Print the listing below exactly.

• **RECORDS SHOWN**:
________________

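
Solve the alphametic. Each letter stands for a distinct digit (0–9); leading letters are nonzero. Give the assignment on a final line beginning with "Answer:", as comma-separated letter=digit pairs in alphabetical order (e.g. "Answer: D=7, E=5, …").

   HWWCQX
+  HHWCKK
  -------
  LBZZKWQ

Step 1. [L] adding two 6-digit numbers gives at most 6+1 digits, and here it does — L is that final carry and must be 1. So L=1.
Step 2. [col 1: X + K ≡ Q (mod 10)] X=9 is one option consistent with column 1 (X + K ≡ Q (mod 10), carry-in 0) — take it ⇒ X=9.
Step 3. [col 1: X + K ≡ Q (mod 10)] no forcing yet in column 1 (carry-in 0); Q=3 is free and consistent — try it ⇒ Q=3.
Step 4. [col 1: X + K ≡ Q (mod 10)] column 1: given X=9, Q=3, carry-in 0, and digits 1,3,9 already taken and all letters distinct, X+K≡Q (mod 10) forces K=4. So K=4.
Step 5. [col 2: Q + K ≡ W (mod 10)] column 2 reads Q+K+carry(1)=W with Q=3, K=4; with digits 1,3,4,9 already taken and all letters distinct, the only value for W is 8, so W=8.
Step 6. [col 3: C + C ≡ K (mod 10)] C=2 is one option consistent with column 3 (C + C ≡ K (mod 10), carry-in 0) — take it, so C=2.
Step 7. [col 4: W + W ≡ Z (mod 10)] column 4: given W=8, carry-in 0, and digits 1,2,3,4,8,9 already taken and all letters distinct, W+W≡Z (mod 10) forces Z=6 ⇒ Z=6.
Step 8. [col 5: W + H ≡ Z (mod 10)] from column 5 (W=8, Z=6, carry-in 1, digits 1,2,3,4,6,8,9 already taken and all letters distinct): H must equal 7, so H=7.
Step 9. [col 6: H + H ≡ B (mod 10)] column 6 reads H+H+carry(1)=B with H=7; with digits 1,2,3,4,6,7,8,9 already taken and all letters distinct, the only value for B is 5. So B=5.

Answer: B=5, C=2, H=7, K=4, L=1, Q=3, W=8, X=9, Z=6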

________________

• **EXPECTED OUTPUT**:
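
Solve the alphametic. Each letter stands for a distinct digit (0–9); leading letters are nonzero. Give the assignment on a final line beginning with "Answer:", as comma-separated letter=digit pairs in alphabetical order (e.g. "Answer: D=7, E=5, …").

   HWWCQX
+  HHWCKK
  -------
  LBZZKWQ

Step 1. [L] adding two 6-digit numbers gives at most 6+1 digits, and here it does — L is that final carry and must be 1. So L=1.
Step 2. [col 1: X + K ≡ Q (mod 10)] X=9 is one option consistent with column 1 (X + K ≡ Q (mod 10), carry-in 0) — take it ⇒ X=9.
Step 3. [col 1: X + K ≡ Q (mod 10)] no forcing yet in column 1 (carry-in 0); Q=3 is free and consistent — try it ⇒ Q=3.
Step 4. [col 1: X + K ≡ Q (mod 10)] column 1: given X=9, Q=3, carry-in 0, and digits 1,3,9 already taken and all letters distinct, X+K≡Q (mod 10) forces K=4. So K=4.
Step 5. [col 2: Q + K ≡ W (mod 10)] column 2 reads Q+K+carry(1)=W with Q=3, K=4; with digits 1,3,4,9 already taken and all letters distinct, the only value for W is 8, so W=8.
Step 6. [col 3: C + C ≡ K (mod 10)] C=2 is one option consistent with column 3 (C + C ≡ K (mod 10), carry-in 0) — take it, so C=2.
Step 7. [col 4: W + W ≡ Z (mod 10)] column 4: given W=8, carry-in 0, and digits 1,2,3,4,8,9 already taken and all letters distinct, W+W≡Z (mod 10) forces Z=6 ⇒ Z=6.
Step 8. [col 5: W + H ≡ Z (mod 10)] from column 5 (W=8, Z=6, carry-in 1, digits 1,2,3,4,6,8,9 already taken and all letters distinct): H must equal 7, so H=7.
Step 9. [col 6: H + H ≡ B (mod 10)] column 6 reads H+H+carry(1)=B with H=7; with digits 1,2,3,4,6,7,8,9 already taken and all letters distinct, the only value for B is 5. So B=5.

Answer: B=5, C=2, H=7, K=4, L=1, Q=3, W=8, X=9, Z=6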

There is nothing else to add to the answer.